Answer with a single number: how many lines in the listing below include "fundamental"?

• Data excerpts:
□ □ □

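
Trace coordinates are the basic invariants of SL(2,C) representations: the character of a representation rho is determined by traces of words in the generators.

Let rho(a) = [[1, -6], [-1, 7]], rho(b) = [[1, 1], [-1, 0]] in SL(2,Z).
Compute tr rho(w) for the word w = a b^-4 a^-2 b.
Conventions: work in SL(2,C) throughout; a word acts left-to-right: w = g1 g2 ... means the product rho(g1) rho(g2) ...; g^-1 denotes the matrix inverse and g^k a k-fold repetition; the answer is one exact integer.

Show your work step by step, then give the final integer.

rho(a) = [[1, -6], [-1, 7]]
... * rho(b^-1) = [[0, -1], [1, 1]]  ->  [[-6, -7], [7, 8]]
... * rho(b^-1) = [[0, -1], [1, 1]]  ->  [[-7, -1], [8, 1]]
... * rho(b^-1) = [[0, -1], [1, 1]]  ->  [[-1, 6], [1, -7]]
... * rho(b^-1) = [[0, -1], [1, 1]]  ->  [[6, 7], [-7, -8]]
... * rho(a^-1) = [[7, 6], [1, 1]]  ->  [[49, 43], [-57, -50]]
... * rho(a^-1) = [[7, 6], [1, 1]]  ->  [[386, 337], [-449, -392]]
... * rho(b) = [[1, 1], [-1, 0]]  ->  [[49, 386], [-57, -449]]
tr = 49 + -449 = -400

-400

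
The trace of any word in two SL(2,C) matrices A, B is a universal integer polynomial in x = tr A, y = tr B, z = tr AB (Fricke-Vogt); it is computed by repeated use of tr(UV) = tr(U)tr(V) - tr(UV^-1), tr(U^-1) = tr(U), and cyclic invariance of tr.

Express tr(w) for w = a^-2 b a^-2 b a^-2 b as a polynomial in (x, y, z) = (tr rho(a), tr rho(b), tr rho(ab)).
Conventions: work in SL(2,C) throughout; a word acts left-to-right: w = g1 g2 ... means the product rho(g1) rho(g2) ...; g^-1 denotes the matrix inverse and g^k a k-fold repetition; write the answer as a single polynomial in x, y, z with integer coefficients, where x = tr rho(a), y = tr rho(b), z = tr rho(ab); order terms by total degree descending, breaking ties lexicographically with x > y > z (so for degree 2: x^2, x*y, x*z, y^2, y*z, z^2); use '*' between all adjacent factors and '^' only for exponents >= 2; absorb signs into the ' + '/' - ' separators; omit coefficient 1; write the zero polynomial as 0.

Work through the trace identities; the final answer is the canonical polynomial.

x^6*y^3 - 3*x^5*y^2*z - 3*x^4*y^3 + 3*x^4*y*z^2 + 6*x^3*y^2*z - x^3*z^3 + 3*x^2*y^3 - 3*x^2*y*z^2 - 3*x*y^2*z - 3*x^2*y - y^3 + 3*x*z + 3*y

tr(b^2) = tr(b) * tr(b) - tr(1) = y^2 - 2
tr(b^3) = tr(b) * tr(b^2) - tr(b) = y^3 - 3*y
apply: tr(a b^2) = tr(b) * tr(a b) - tr(a) = y*z - x
apply: tr(b^3 a) = tr(b) * tr(a b^2) - tr(a b) = y^2*z - x*y - z
use: tr(b^2 a^-1 b) = tr(b^3) * tr(a) - tr(b^3 a) = x*y^3 - y^2*z - 2*x*y + z
apply: tr(a b a b) = tr(a b) * tr(a b) - tr(1)   [split at repeated a] = z^2 - 2
apply: tr(a b a) = tr(a) * tr(b a) - tr(b) = x*z - y
apply: tr(b a b^2 a) = tr(b) * tr(a b a b) - tr(a b a) = y*z^2 - x*z - y
use: tr(b^2 a^-1 b a) = tr(b a b^2) * tr(a) - tr(b a b^2 a) = x*y^2*z - x^2*y - y*z^2 + y
use: tr(b^2 a^-1 b a^-1) = tr(b^2 a^-1 b) * tr(a) - tr(b^2 a^-1 b a) = x^2*y^3 - 2*x*y^2*z - x^2*y + y*z^2 + x*z - y
use: tr(b a^-1 b a^-2 b) = tr(b^2 a^-1 b a^-1) * tr(a) - tr(b^2 a^-1 b) = x^3*y^3 - 2*x^2*y^2*z - x^3*y - x*y^3 + x*y*z^2 + x^2*z + y^2*z + x*y - z
apply: tr(b a b a^-1 b) = tr(b^2 a b) * tr(a) - tr(b^2 a b a) = x*y^2*z - x^2*y - y*z^2 + y
tr(b a b a b a) = tr(a b) * tr(a b a b) - tr(a^-1 b^-1)   [split at repeated a] = z^3 - 3*z
tr(b a b a^-1 b a) = tr(b a b a b) * tr(a) - tr(b a b a b a) = x*y*z^2 - x^2*z - z^3 - x*y + 3*z
use: tr(b a b a^-1 b a^-1) = tr(b a b a^-1 b) * tr(a) - tr(b a b a^-1 b a) = x^2*y^2*z - x^3*y - 2*x*y*z^2 + x^2*z + z^3 + 2*x*y - 3*z
tr(b a^-1 b a^-2 b a) = tr(b a b a^-1 b a^-1) * tr(a) - tr(b a b a^-1 b) = x^3*y^2*z - x^4*y - 2*x^2*y*z^2 + x^3*z - x*y^2*z + x*z^3 + 3*x^2*y + y*z^2 - 3*x*z - y
tr(b a^-1 b a^-2 b a^-1) = tr(b a^-1 b a^-2 b) * tr(a) - tr(b a^-1 b a^-2 b a) = x^4*y^3 - 3*x^3*y^2*z - x^2*y^3 + 3*x^2*y*z^2 + 2*x*y^2*z - x*z^3 - 2*x^2*y - y*z^2 + 2*x*z + y
apply: tr(b a^-2 b a^-2 b a^-1) = tr(b a^-1 b a^-2 b a^-1) * tr(a) - tr(b a^-1 b a^-2 b) = x^5*y^3 - 3*x^4*y^2*z - 2*x^3*y^3 + 3*x^3*y*z^2 + 4*x^2*y^2*z - x^2*z^3 - x^3*y + x*y^3 - 2*x*y*z^2 + x^2*z - y^2*z + z
use: tr(b^2 a^-2 b) = tr(b^3 a^-1) * tr(a) - tr(b^3) = x^2*y^3 - x*y^2*z - 2*x^2*y - y^3 + x*z + 3*y
tr(b^2 a^-2 b a) = tr(a^-1 b a b^2) * tr(a) - tr(a^-1 b a b^2 a) = x^2*y^2*z - x^3*y - x*y*z^2 - y^2*z + 2*x*y + z
apply: tr(a^-1 b^2 a^-2 b) = tr(b^2 a^-2 b) * tr(a) - tr(b^2 a^-2 b a) = x^3*y^3 - 2*x^2*y^2*z - x^3*y - x*y^3 + x*y*z^2 + x^2*z + y^2*z + x*y - z
use: tr(b a^-2 b a^-2 b) = tr(a^-1 b^2 a^-2 b) * tr(a) - tr(a^-1 b^2 a^-2 b a) = x^4*y^3 - 2*x^3*y^2*z - x^4*y - 2*x^2*y^3 + x^2*y*z^2 + x^3*z + 2*x*y^2*z + 3*x^2*y + y^3 - 2*x*z - 3*y
use: tr(a^-2 b a^-2 b a^-2 b) = tr(b a^-2 b a^-2 b a^-1) * tr(a) - tr(b a^-2 b a^-2 b) = x^6*y^3 - 3*x^5*y^2*z - 3*x^4*y^3 + 3*x^4*y*z^2 + 6*x^3*y^2*z - x^3*z^3 + 3*x^2*y^3 - 3*x^2*y*z^2 - 3*x*y^2*z - 3*x^2*y - y^3 + 3*x*z + 3*y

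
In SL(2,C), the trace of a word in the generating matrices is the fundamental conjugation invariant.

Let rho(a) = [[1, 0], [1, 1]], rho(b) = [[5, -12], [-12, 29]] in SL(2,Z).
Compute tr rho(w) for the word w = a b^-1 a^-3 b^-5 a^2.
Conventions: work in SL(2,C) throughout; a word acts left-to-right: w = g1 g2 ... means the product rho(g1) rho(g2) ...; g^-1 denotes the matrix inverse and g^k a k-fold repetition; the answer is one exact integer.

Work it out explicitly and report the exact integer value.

-190601422

rho(a) = [[1, 0], [1, 1]]
... * rho(b^-1) = [[29, 12], [12, 5]]  ->  [[29, 12], [41, 17]]
... * rho(a^-1) = [[1, 0], [-1, 1]]  ->  [[17, 12], [24, 17]]
... * rho(a^-1) = [[1, 0], [-1, 1]]  ->  [[5, 12], [7, 17]]
... * rho(a^-1) = [[1, 0], [-1, 1]]  ->  [[-7, 12], [-10, 17]]
... * rho(b^-1) = [[29, 12], [12, 5]]  ->  [[-59, -24], [-86, -35]]
... * rho(b^-1) = [[29, 12], [12, 5]]  ->  [[-1999, -828], [-2914, -1207]]
... * rho(b^-1) = [[29, 12], [12, 5]]  ->  [[-67907, -28128], [-98990, -41003]]
... * rho(b^-1) = [[29, 12], [12, 5]]  ->  [[-2306839, -955524], [-3362746, -1392895]]
... * rho(b^-1) = [[29, 12], [12, 5]]  ->  [[-78364619, -32459688], [-114234374, -47317427]]
... * rho(a) = [[1, 0], [1, 1]]  ->  [[-110824307, -32459688], [-161551801, -47317427]]
... * rho(a) = [[1, 0], [1, 1]]  ->  [[-143283995, -32459688], [-208869228, -47317427]]
tr = -143283995 + -47317427 = -190601422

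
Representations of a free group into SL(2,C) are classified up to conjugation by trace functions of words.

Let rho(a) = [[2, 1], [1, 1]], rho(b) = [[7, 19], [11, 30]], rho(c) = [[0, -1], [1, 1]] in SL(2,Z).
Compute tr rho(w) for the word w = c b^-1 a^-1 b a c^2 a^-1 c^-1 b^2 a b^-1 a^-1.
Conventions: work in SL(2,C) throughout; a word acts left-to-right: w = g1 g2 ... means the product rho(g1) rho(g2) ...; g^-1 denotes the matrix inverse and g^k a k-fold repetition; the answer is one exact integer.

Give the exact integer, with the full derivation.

rho(c) = [[0, -1], [1, 1]]
... * rho(b^-1) = [[30, -19], [-11, 7]]  ->  [[11, -7], [19, -12]]
... * rho(a^-1) = [[1, -1], [-1, 2]]  ->  [[18, -25], [31, -43]]
... * rho(b) = [[7, 19], [11, 30]]  ->  [[-149, -408], [-256, -701]]
... * rho(a) = [[2, 1], [1, 1]]  ->  [[-706, -557], [-1213, -957]]
... * rho(c) = [[0, -1], [1, 1]]  ->  [[-557, 149], [-957, 256]]
... * rho(c) = [[0, -1], [1, 1]]  ->  [[149, 706], [256, 1213]]
... * rho(a^-1) = [[1, -1], [-1, 2]]  ->  [[-557, 1263], [-957, 2170]]
... * rho(c^-1) = [[1, 1], [-1, 0]]  ->  [[-1820, -557], [-3127, -957]]
... * rho(b) = [[7, 19], [11, 30]]  ->  [[-18867, -51290], [-32416, -88123]]
... * rho(b) = [[7, 19], [11, 30]]  ->  [[-696259, -1897173], [-1196265, -3259594]]
... * rho(a) = [[2, 1], [1, 1]]  ->  [[-3289691, -2593432], [-5652124, -4455859]]
... * rho(b^-1) = [[30, -19], [-11, 7]]  ->  [[-70162978, 44350105], [-120549271, 76199343]]
... * rho(a^-1) = [[1, -1], [-1, 2]]  ->  [[-114513083, 158863188], [-196748614, 272947957]]
tr = -114513083 + 272947957 = 158434874

158434874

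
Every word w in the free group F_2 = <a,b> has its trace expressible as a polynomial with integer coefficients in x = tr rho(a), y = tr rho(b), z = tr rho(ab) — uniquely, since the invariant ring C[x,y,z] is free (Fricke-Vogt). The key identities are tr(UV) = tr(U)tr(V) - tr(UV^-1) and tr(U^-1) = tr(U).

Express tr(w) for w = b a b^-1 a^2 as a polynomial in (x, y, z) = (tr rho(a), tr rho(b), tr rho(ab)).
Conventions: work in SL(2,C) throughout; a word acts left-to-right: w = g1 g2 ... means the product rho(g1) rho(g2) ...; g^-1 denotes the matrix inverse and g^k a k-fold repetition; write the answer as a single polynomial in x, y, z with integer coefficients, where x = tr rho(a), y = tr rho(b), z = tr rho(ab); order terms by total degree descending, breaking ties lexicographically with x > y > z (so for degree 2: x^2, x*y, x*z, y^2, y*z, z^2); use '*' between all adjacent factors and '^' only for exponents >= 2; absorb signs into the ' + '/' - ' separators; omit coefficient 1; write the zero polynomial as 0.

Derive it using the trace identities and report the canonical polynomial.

x^2*y*z - x*y^2 - x*z^2 + x

next, tr(b a^2) = tr(a)*tr(b a) - tr(b) = x*z - y
next, tr(a^2 b a) = tr(a)*tr(b a^2) - tr(b a) = x^2*z - x*y - z
next, tr(b a b a) = tr(b a)*tr(b a) - tr(1)   [split at repeated b] = z^2 - 2
tr(b a b) = tr(b)*tr(a b) - tr(a) = y*z - x
next, tr(a^2 b a b) = tr(a)*tr(b a b a) - tr(b a b) = x*z^2 - y*z - x
tr(b a b^-1 a^2) = tr(a^2 b a)*tr(b) - tr(a^2 b a b) = x^2*y*z - x*y^2 - x*z^2 + x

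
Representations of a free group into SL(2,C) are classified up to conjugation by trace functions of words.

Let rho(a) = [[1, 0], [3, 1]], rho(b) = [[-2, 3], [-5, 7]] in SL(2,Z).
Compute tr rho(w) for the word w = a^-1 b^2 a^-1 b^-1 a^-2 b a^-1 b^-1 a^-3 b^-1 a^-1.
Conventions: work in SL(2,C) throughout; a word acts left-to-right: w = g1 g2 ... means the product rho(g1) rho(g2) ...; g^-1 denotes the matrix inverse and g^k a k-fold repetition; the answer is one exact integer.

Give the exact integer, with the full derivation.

rho(a^-1) = [[1, 0], [-3, 1]]
... * rho(b) = [[-2, 3], [-5, 7]]  ->  [[-2, 3], [1, -2]]
... * rho(b) = [[-2, 3], [-5, 7]]  ->  [[-11, 15], [8, -11]]
... * rho(a^-1) = [[1, 0], [-3, 1]]  ->  [[-56, 15], [41, -11]]
... * rho(b^-1) = [[7, -3], [5, -2]]  ->  [[-317, 138], [232, -101]]
... * rho(a^-1) = [[1, 0], [-3, 1]]  ->  [[-731, 138], [535, -101]]
... * rho(a^-1) = [[1, 0], [-3, 1]]  ->  [[-1145, 138], [838, -101]]
... * rho(b) = [[-2, 3], [-5, 7]]  ->  [[1600, -2469], [-1171, 1807]]
... * rho(a^-1) = [[1, 0], [-3, 1]]  ->  [[9007, -2469], [-6592, 1807]]
... * rho(b^-1) = [[7, -3], [5, -2]]  ->  [[50704, -22083], [-37109, 16162]]
... * rho(a^-1) = [[1, 0], [-3, 1]]  ->  [[116953, -22083], [-85595, 16162]]
... * rho(a^-1) = [[1, 0], [-3, 1]]  ->  [[183202, -22083], [-134081, 16162]]
... * rho(a^-1) = [[1, 0], [-3, 1]]  ->  [[249451, -22083], [-182567, 16162]]
... * rho(b^-1) = [[7, -3], [5, -2]]  ->  [[1635742, -704187], [-1197159, 515377]]
... * rho(a^-1) = [[1, 0], [-3, 1]]  ->  [[3748303, -704187], [-2743290, 515377]]
tr = 3748303 + 515377 = 4263680

4263680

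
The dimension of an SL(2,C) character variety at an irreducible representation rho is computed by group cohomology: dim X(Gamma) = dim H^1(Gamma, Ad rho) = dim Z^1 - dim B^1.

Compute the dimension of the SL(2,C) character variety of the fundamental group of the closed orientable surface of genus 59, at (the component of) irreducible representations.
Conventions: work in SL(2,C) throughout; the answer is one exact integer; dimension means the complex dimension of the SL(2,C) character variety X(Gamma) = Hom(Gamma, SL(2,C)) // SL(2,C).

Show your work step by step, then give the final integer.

pi_1 of the closed genus-59 surface has 118 generators bound by the single product-of-commutators relator.
A cocycle assigns one sl_2 vector per generator subject to the relator condition d_2(z) = 0: dim of the unconstrained space is 3*2g = 354.
d_2 is surjective at irreducible rho (its cokernel H^2 is dual to H^0 = 0), so dim Z^1 = 354 - 3 = 351.
Coboundaries contribute dim B^1 = 3 (injective at irreducible rho).
dim X = dim H^1 = 351 - 3 = 348.

348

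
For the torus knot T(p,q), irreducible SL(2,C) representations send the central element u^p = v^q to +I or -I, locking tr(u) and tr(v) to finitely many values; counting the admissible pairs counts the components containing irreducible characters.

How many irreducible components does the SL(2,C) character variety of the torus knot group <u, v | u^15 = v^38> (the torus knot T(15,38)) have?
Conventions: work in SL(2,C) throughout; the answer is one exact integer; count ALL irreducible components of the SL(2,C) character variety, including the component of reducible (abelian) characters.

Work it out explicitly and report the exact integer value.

For T(15,38): irreducibility forces the central element u^15 = v^38 to one of +I, -I.
This locks tr(u) to 2*cos(pi*alpha/15), alpha in 1..14, and tr(v) to 2*cos(pi*beta/38), beta in 1..37, on each component of irreducible characters.
Consistency of u^15 = (-1)^alpha I with v^38 = (-1)^beta I forces alpha = beta (mod 2).
Enumerate parity-matched pairs: 7*19 odd-odd plus 7*18 even-even gives 259.
Total: 259 irreducible-character components + 1 reducible (abelian) component = 260.

260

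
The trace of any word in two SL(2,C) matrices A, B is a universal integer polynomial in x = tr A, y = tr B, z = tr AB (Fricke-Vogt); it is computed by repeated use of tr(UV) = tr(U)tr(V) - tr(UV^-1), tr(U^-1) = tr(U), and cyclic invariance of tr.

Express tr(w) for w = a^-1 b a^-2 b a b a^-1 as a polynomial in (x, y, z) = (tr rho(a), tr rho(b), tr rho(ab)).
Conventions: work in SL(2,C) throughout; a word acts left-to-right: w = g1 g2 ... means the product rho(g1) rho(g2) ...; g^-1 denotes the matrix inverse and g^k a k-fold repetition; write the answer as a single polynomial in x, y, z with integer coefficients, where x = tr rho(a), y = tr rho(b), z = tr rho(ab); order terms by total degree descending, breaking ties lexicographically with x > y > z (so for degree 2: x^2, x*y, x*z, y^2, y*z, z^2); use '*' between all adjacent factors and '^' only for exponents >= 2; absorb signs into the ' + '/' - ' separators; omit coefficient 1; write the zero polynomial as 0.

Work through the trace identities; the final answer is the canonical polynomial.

x^4*y^2*z - x^5*y - 2*x^3*y*z^2 + x^4*z - 2*x^2*y^2*z + x^2*z^3 + 4*x^3*y + 2*x*y*z^2 - 3*x^2*z + y^2*z - 3*x*y - z

trace(a b^2) = trace(b)*trace(a b) - trace(a)  (reduce the b square) = y*z - x
trace(b a b^2) = trace(b)*trace(a b^2) - trace(a b)  (reduce the b square) = y^2*z - x*y - z
use: trace(a b a b) = trace(a b)*trace(a b) - trace(1)  (split on a) = z^2 - 2
trace(a b a) = trace(a)*trace(b a) - trace(b)  (reduce the a square) = x*z - y
trace(b a b^2 a) = trace(b)*trace(a b a b) - trace(a b a)  (reduce the b square) = y*z^2 - x*z - y
trace(b a^-1 b a b) = trace(b a b^2)*trace(a) - trace(b a b^2 a)  (eliminate a^-1) = x*y^2*z - x^2*y - y*z^2 + y
apply: trace(b a b a b a) = trace(b a)*trace(b a b a) - trace(b^-1 a^-1)  (split on b) = z^3 - 3*z
use: trace(b a^-1 b a b a) = trace(b a b a b)*trace(a) - trace(b a b a b a)  (eliminate a^-1) = x*y*z^2 - x^2*z - z^3 - x*y + 3*z
trace(b a b a^-1 b a^-1) = trace(b a^-1 b a b)*trace(a) - trace(b a^-1 b a b a)  (eliminate a^-1) = x^2*y^2*z - x^3*y - 2*x*y*z^2 + x^2*z + z^3 + 2*x*y - 3*z
apply: trace(b a b a^-1 b) = trace(b^2 a b)*trace(a) - trace(b^2 a b a)  (eliminate a^-1) = x*y^2*z - x^2*y - y*z^2 + y
use: trace(a^-1 b a^-2 b a b) = trace(b a b a^-1 b a^-1)*trace(a) - trace(b a b a^-1 b)  (eliminate a^-1) = x^3*y^2*z - x^4*y - 2*x^2*y*z^2 + x^3*z - x*y^2*z + x*z^3 + 3*x^2*y + y*z^2 - 3*x*z - y
use: trace(b a^-2 b a b) = trace(b a b^2 a^-1)*trace(a) - trace(b a b^2)  (eliminate a^-1) = x^2*y^2*z - x^3*y - x*y*z^2 - y^2*z + 2*x*y + z
trace(a^-1 b a^-2 b a b a^-1) = trace(a^-1 b a^-2 b a b)*trace(a) - trace(a^-1 b a^-2 b a b a)  (eliminate a^-1) = x^4*y^2*z - x^5*y - 2*x^3*y*z^2 + x^4*z - 2*x^2*y^2*z + x^2*z^3 + 4*x^3*y + 2*x*y*z^2 - 3*x^2*z + y^2*z - 3*x*y - z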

□ □ □

• Result:
2